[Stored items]
■ ■ ■ ■
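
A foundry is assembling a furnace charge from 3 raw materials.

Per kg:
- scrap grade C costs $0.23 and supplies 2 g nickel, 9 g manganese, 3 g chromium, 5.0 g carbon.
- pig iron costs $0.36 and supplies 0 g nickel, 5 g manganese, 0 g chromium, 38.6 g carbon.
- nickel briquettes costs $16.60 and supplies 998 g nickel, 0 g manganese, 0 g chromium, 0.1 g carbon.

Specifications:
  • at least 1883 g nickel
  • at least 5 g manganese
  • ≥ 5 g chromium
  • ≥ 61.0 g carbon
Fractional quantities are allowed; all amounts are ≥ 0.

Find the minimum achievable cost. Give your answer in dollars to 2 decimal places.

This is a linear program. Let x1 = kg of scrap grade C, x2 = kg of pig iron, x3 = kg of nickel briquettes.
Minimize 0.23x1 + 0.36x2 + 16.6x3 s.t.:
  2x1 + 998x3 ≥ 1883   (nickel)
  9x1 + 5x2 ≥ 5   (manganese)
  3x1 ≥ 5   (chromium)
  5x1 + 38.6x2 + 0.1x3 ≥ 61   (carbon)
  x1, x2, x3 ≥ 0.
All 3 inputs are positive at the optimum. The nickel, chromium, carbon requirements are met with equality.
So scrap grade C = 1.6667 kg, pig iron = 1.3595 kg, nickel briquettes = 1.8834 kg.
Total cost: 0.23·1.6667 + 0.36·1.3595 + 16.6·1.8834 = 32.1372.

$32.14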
■ ■ ■ ■
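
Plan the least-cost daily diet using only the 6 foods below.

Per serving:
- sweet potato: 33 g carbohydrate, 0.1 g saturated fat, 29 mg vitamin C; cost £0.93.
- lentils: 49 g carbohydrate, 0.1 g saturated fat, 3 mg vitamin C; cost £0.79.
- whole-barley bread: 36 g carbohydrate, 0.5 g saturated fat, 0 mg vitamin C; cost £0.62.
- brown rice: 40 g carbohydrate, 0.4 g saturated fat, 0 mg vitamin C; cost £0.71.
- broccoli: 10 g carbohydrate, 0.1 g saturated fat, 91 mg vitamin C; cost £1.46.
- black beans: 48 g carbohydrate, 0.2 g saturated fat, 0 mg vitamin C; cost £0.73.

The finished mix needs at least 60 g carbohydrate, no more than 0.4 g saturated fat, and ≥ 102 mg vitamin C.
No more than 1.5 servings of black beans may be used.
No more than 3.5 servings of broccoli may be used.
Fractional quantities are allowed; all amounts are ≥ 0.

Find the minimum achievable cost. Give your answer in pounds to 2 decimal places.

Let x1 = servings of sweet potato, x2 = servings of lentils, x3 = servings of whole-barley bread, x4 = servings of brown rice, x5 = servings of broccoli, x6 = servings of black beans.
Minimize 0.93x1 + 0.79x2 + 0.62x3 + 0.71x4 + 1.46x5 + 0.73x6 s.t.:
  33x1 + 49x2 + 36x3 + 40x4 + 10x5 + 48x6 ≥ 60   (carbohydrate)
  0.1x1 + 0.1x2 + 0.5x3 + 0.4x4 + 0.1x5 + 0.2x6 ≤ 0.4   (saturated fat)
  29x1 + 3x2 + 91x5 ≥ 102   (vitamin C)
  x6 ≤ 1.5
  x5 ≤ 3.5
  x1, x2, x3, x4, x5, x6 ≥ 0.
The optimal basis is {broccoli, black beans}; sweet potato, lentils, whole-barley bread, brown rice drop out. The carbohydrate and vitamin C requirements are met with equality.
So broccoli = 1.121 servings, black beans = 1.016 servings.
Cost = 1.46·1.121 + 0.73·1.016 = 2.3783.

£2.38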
■ ■ ■ ■
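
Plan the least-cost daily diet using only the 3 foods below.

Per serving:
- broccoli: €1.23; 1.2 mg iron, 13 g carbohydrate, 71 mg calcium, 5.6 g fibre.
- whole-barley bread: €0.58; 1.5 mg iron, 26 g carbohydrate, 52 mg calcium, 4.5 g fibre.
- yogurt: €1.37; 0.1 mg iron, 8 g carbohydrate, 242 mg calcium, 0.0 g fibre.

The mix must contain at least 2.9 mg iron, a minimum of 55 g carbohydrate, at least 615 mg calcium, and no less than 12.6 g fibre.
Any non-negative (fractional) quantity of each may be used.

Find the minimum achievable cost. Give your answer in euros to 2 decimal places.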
■ ■ ■ ■
The response must hold only the lines above from the line with "Plan the least-cost daily diet using only the 3" through the line with "Find the minimum achievable cost. Give your answer in euros", each copied exactly, both ends kept.

**YOUR SOLUTION**
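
Plan the least-cost daily diet using only the 3 foods below.

Per serving:
- broccoli: €1.23; 1.2 mg iron, 13 g carbohydrate, 71 mg calcium, 5.6 g fibre.
- whole-barley bread: €0.58; 1.5 mg iron, 26 g carbohydrate, 52 mg calcium, 4.5 g fibre.
- yogurt: €1.37; 0.1 mg iron, 8 g carbohydrate, 242 mg calcium, 0.0 g fibre.

The mix must contain at least 2.9 mg iron, a minimum of 55 g carbohydrate, at least 615 mg calcium, and no less than 12.6 g fibre.
Any non-negative (fractional) quantity of each may be used.

Find the minimum achievable cost. Give your answer in euros to 2 decimal places.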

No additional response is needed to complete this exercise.